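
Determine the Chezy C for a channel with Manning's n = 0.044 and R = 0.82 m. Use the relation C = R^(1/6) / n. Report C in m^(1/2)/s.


The Chezy coefficient relates to Manning's n through C = R^(1/6) / n.
R^(1/6) = 0.82^(1/6) = 0.967466.
C = 0.967466 / 0.044 = 21.99 m^(1/2)/s.

21.99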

=== Your assignment ===
Return every record above exactly as written.

=== Output ===
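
Determine the Chezy C for a channel with Manning's n = 0.044 and R = 0.82 m. Use the relation C = R^(1/6) / n. Report C in m^(1/2)/s.


The Chezy coefficient relates to Manning's n through C = R^(1/6) / n.
R^(1/6) = 0.82^(1/6) = 0.967466.
C = 0.967466 / 0.044 = 21.99 m^(1/2)/s.

21.99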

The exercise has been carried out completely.